• [Task prompt] Please reproduce the entries in full. Keep every character the same.

• [Record set]

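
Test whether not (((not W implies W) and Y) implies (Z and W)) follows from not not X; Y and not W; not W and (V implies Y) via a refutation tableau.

No

Initial set: {not not X; (Y and not W); (not W and (V implies Y)); not not (((not W implies W) and Y) implies (Z and W))}.
not not X: drop double negation, giving X.
(Y and not W): α-rule — add Y, not W.
(not W and (V implies Y)): α-rule — add not W, (V implies Y).
not not (((not W implies W) and Y) implies (Z and W)): β-rule — branch into not ((not W implies W) and Y)  //  (Z and W).
  branch 1 (add not ((not W implies W) and Y)):
    (V implies Y): β-rule — branch into not V  //  Y.
      branch 1.1 (add not V):
        not ((not W implies W) and Y): β-rule — branch into not (not W implies W)  //  not Y.
          branch 1.1.1 (add not (not W implies W)):
            not (not W implies W): α-rule — add not W, not W.
            ○ open, literals {V=0, W=0, X=1, Y=1}.
          branch 1.1.2 (add not Y):
            × closes — contains both Y and not Y.
      branch 1.2 (add Y):
        not ((not W implies W) and Y): β-rule — branch into not (not W implies W)  //  not Y.
          branch 1.2.1 (add not (not W implies W)):
            not (not W implies W): α-rule — add not W, not W.
            ○ open, literals {W=0, X=1, Y=1}.
          branch 1.2.2 (add not Y):
            × closes — contains both Y and not Y.
  branch 2 (add (Z and W)):
    (Z and W): α-rule — add Z, W.
    × closes — contains both W and not W.
3 branches closed, 2 open.
An open branch gives a countermodel: V=0, W=0, X=1, Y=1 (unmentioned atoms arbitrary); the premises hold there but the conclusion fails.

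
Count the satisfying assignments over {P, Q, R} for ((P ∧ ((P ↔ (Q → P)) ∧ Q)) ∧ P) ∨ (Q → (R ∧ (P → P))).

Initial set: {(((P ∧ ((P ↔ (Q → P)) ∧ Q)) ∧ P) ∨ (Q → (R ∧ (P → P))))}.
(((P ∧ ((P ↔ (Q → P)) ∧ Q)) ∧ P) ∨ (Q → (R ∧ (P → P)))): β-rule — branch into ((P ∧ ((P ↔ (Q → P)) ∧ Q)) ∧ P)  //  (Q → (R ∧ (P → P))).
  branch 1 (add ((P ∧ ((P ↔ (Q → P)) ∧ Q)) ∧ P)):
    ((P ∧ ((P ↔ (Q → P)) ∧ Q)) ∧ P): α-rule — add (P ∧ ((P ↔ (Q → P)) ∧ Q)), P.
    (P ∧ ((P ↔ (Q → P)) ∧ Q)): α-rule — add P, ((P ↔ (Q → P)) ∧ Q).
    ((P ↔ (Q → P)) ∧ Q): α-rule — add (P ↔ (Q → P)), Q.
    (P ↔ (Q → P)): β-rule — branch into P, (Q → P)  //  ¬P, ¬(Q → P).
      branch 1.1 (add P, (Q → P)):
        (Q → P): β-rule — branch into ¬Q  //  P.
          branch 1.1.1 (add ¬Q):
            × closes — contains both Q and ¬Q.
          branch 1.1.2 (add P):
            ○ open, literals {P=true, Q=true}.
      branch 1.2 (add ¬P, ¬(Q → P)):
        × closes — contains both P and ¬P.
  branch 2 (add (Q → (R ∧ (P → P)))):
    (Q → (R ∧ (P → P))): β-rule — branch into ¬Q  //  (R ∧ (P → P)).
      branch 2.1 (add ¬Q):
        ○ open, literals {Q=false}.
      branch 2.2 (add (R ∧ (P → P))):
        (R ∧ (P → P)): α-rule — add R, (P → P).
        (P → P): β-rule — branch into ¬P  //  P.
          branch 2.2.1 (add ¬P):
            ○ open, literals {P=false, R=true}.
          branch 2.2.2 (add P):
            ○ open, literals {P=true, R=true}.
2 branches closed, 4 open.
Each open branch fixes some atoms; the unmentioned ones are free. Counting distinct full assignments: branch {P=true, Q=true} (R) contributes 2 new; branch {Q=false} (P, R) contributes 4 new; branch {P=false, R=true} (Q) contributes 1 new; branch {P=true, R=true} (Q) contributes 0 new. Total: 7.

7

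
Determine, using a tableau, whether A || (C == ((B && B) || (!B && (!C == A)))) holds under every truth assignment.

Not valid

Assume the negation and expand:
Initial set: {!(A || (C == ((B && B) || (!B && (!C == A)))))}.
!(A || (C == ((B && B) || (!B && (!C == A))))): α-rule — add !A, !(C == ((B && B) || (!B && (!C == A)))).
!(C == ((B && B) || (!B && (!C == A)))): β-rule — branch into C, !((B && B) || (!B && (!C == A)))  //  !C, ((B && B) || (!B && (!C == A))).
  branch 1 (add C, !((B && B) || (!B && (!C == A)))):
    !((B && B) || (!B && (!C == A))): α-rule — add !(B && B), !(!B && (!C == A)).
    !(B && B): β-rule — branch into !B  //  !B.
      branch 1.1 (add !B):
        !(!B && (!C == A)): β-rule — branch into !!B  //  !(!C == A).
          branch 1.1.1 (add !!B):
            × closes — contains both B and !B.
          branch 1.1.2 (add !(!C == A)):
            !(!C == A): β-rule — branch into !C, !A  //  !!C, A.
              branch 1.1.2.1 (add !C, !A):
                × closes — contains both C and !C.
              branch 1.1.2.2 (add !!C, A):
                × closes — contains both A and !A.
      branch 1.2 (add !B):
        !(!B && (!C == A)): β-rule — branch into !!B  //  !(!C == A).
          branch 1.2.1 (add !!B):
            × closes — contains both B and !B.
          branch 1.2.2 (add !(!C == A)):
            !(!C == A): β-rule — branch into !C, !A  //  !!C, A.
              branch 1.2.2.1 (add !C, !A):
                × closes — contains both C and !C.
              branch 1.2.2.2 (add !!C, A):
                × closes — contains both A and !A.
  branch 2 (add !C, ((B && B) || (!B && (!C == A)))):
    ((B && B) || (!B && (!C == A))): β-rule — branch into (B && B)  //  (!B && (!C == A)).
      branch 2.1 (add (B && B)):
        (B && B): α-rule — add B, B.
        ○ open, literals {A=0, B=1, C=0}.
      branch 2.2 (add (!B && (!C == A))):
        (!B && (!C == A)): α-rule — add !B, (!C == A).
        (!C == A): β-rule — branch into !C, A  //  !!C, !A.
          branch 2.2.1 (add !C, A):
            × closes — contains both A and !A.
          branch 2.2.2 (add !!C, !A):
            × closes — contains both C and !C.
8 branches closed, 1 open.
An open branch gives a countermodel: A=0, B=1, C=0 (unmentioned atoms arbitrary); under it the original formula is false.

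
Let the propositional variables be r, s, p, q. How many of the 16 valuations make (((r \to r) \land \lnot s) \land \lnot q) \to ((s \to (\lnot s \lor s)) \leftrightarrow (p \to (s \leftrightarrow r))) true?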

• [Solution for this exercise]
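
Test whether not (((not W implies W) and Y) implies (Z and W)) follows from not not X; Y and not W; not W and (V implies Y) via a refutation tableau.

No

Initial set: {not not X; (Y and not W); (not W and (V implies Y)); not not (((not W implies W) and Y) implies (Z and W))}.
not not X: drop double negation, giving X.
(Y and not W): α-rule — add Y, not W.
(not W and (V implies Y)): α-rule — add not W, (V implies Y).
not not (((not W implies W) and Y) implies (Z and W)): β-rule — branch into not ((not W implies W) and Y)  //  (Z and W).
  branch 1 (add not ((not W implies W) and Y)):
    (V implies Y): β-rule — branch into not V  //  Y.
      branch 1.1 (add not V):
        not ((not W implies W) and Y): β-rule — branch into not (not W implies W)  //  not Y.
          branch 1.1.1 (add not (not W implies W)):
            not (not W implies W): α-rule — add not W, not W.
            ○ open, literals {V=0, W=0, X=1, Y=1}.
          branch 1.1.2 (add not Y):
            × closes — contains both Y and not Y.
      branch 1.2 (add Y):
        not ((not W implies W) and Y): β-rule — branch into not (not W implies W)  //  not Y.
          branch 1.2.1 (add not (not W implies W)):
            not (not W implies W): α-rule — add not W, not W.
            ○ open, literals {W=0, X=1, Y=1}.
          branch 1.2.2 (add not Y):
            × closes — contains both Y and not Y.
  branch 2 (add (Z and W)):
    (Z and W): α-rule — add Z, W.
    × closes — contains both W and not W.
3 branches closed, 2 open.
An open branch gives a countermodel: V=0, W=0, X=1, Y=1 (unmentioned atoms arbitrary); the premises hold there but the conclusion fails.

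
Count the satisfying assignments over {P, Q, R} for ((P ∧ ((P ↔ (Q → P)) ∧ Q)) ∧ P) ∨ (Q → (R ∧ (P → P))).

Initial set: {(((P ∧ ((P ↔ (Q → P)) ∧ Q)) ∧ P) ∨ (Q → (R ∧ (P → P))))}.
(((P ∧ ((P ↔ (Q → P)) ∧ Q)) ∧ P) ∨ (Q → (R ∧ (P → P)))): β-rule — branch into ((P ∧ ((P ↔ (Q → P)) ∧ Q)) ∧ P)  //  (Q → (R ∧ (P → P))).
  branch 1 (add ((P ∧ ((P ↔ (Q → P)) ∧ Q)) ∧ P)):
    ((P ∧ ((P ↔ (Q → P)) ∧ Q)) ∧ P): α-rule — add (P ∧ ((P ↔ (Q → P)) ∧ Q)), P.
    (P ∧ ((P ↔ (Q → P)) ∧ Q)): α-rule — add P, ((P ↔ (Q → P)) ∧ Q).
    ((P ↔ (Q → P)) ∧ Q): α-rule — add (P ↔ (Q → P)), Q.
    (P ↔ (Q → P)): β-rule — branch into P, (Q → P)  //  ¬P, ¬(Q → P).
      branch 1.1 (add P, (Q → P)):
        (Q → P): β-rule — branch into ¬Q  //  P.
          branch 1.1.1 (add ¬Q):
            × closes — contains both Q and ¬Q.
          branch 1.1.2 (add P):
            ○ open, literals {P=true, Q=true}.
      branch 1.2 (add ¬P, ¬(Q → P)):
        × closes — contains both P and ¬P.
  branch 2 (add (Q → (R ∧ (P → P)))):
    (Q → (R ∧ (P → P))): β-rule — branch into ¬Q  //  (R ∧ (P → P)).
      branch 2.1 (add ¬Q):
        ○ open, literals {Q=false}.
      branch 2.2 (add (R ∧ (P → P))):
        (R ∧ (P → P)): α-rule — add R, (P → P).
        (P → P): β-rule — branch into ¬P  //  P.
          branch 2.2.1 (add ¬P):
            ○ open, literals {P=false, R=true}.
          branch 2.2.2 (add P):
            ○ open, literals {P=true, R=true}.
2 branches closed, 4 open.
Each open branch fixes some atoms; the unmentioned ones are free. Counting distinct full assignments: branch {P=true, Q=true} (R) contributes 2 new; branch {Q=false} (P, R) contributes 4 new; branch {P=false, R=true} (Q) contributes 1 new; branch {P=true, R=true} (Q) contributes 0 new. Total: 7.

7

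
Determine, using a tableau, whether A || (C == ((B && B) || (!B && (!C == A)))) holds under every truth assignment.

Not valid

Assume the negation and expand:
Initial set: {!(A || (C == ((B && B) || (!B && (!C == A)))))}.
!(A || (C == ((B && B) || (!B && (!C == A))))): α-rule — add !A, !(C == ((B && B) || (!B && (!C == A)))).
!(C == ((B && B) || (!B && (!C == A)))): β-rule — branch into C, !((B && B) || (!B && (!C == A)))  //  !C, ((B && B) || (!B && (!C == A))).
  branch 1 (add C, !((B && B) || (!B && (!C == A)))):
    !((B && B) || (!B && (!C == A))): α-rule — add !(B && B), !(!B && (!C == A)).
    !(B && B): β-rule — branch into !B  //  !B.
      branch 1.1 (add !B):
        !(!B && (!C == A)): β-rule — branch into !!B  //  !(!C == A).
          branch 1.1.1 (add !!B):
            × closes — contains both B and !B.
          branch 1.1.2 (add !(!C == A)):
            !(!C == A): β-rule — branch into !C, !A  //  !!C, A.
              branch 1.1.2.1 (add !C, !A):
                × closes — contains both C and !C.
              branch 1.1.2.2 (add !!C, A):
                × closes — contains both A and !A.
      branch 1.2 (add !B):
        !(!B && (!C == A)): β-rule — branch into !!B  //  !(!C == A).
          branch 1.2.1 (add !!B):
            × closes — contains both B and !B.
          branch 1.2.2 (add !(!C == A)):
            !(!C == A): β-rule — branch into !C, !A  //  !!C, A.
              branch 1.2.2.1 (add !C, !A):
                × closes — contains both C and !C.
              branch 1.2.2.2 (add !!C, A):
                × closes — contains both A and !A.
  branch 2 (add !C, ((B && B) || (!B && (!C == A)))):
    ((B && B) || (!B && (!C == A))): β-rule — branch into (B && B)  //  (!B && (!C == A)).
      branch 2.1 (add (B && B)):
        (B && B): α-rule — add B, B.
        ○ open, literals {A=0, B=1, C=0}.
      branch 2.2 (add (!B && (!C == A))):
        (!B && (!C == A)): α-rule — add !B, (!C == A).
        (!C == A): β-rule — branch into !C, A  //  !!C, !A.
          branch 2.2.1 (add !C, A):
            × closes — contains both A and !A.
          branch 2.2.2 (add !!C, !A):
            × closes — contains both C and !C.
8 branches closed, 1 open.
An open branch gives a countermodel: A=0, B=1, C=0 (unmentioned atoms arbitrary); under it the original formula is false.

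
Let the propositional variables be r, s, p, q. How many of the 16 valuations make (((r \to r) \land \lnot s) \land \lnot q) \to ((s \to (\lnot s \lor s)) \leftrightarrow (p \to (s \leftrightarrow r))) true?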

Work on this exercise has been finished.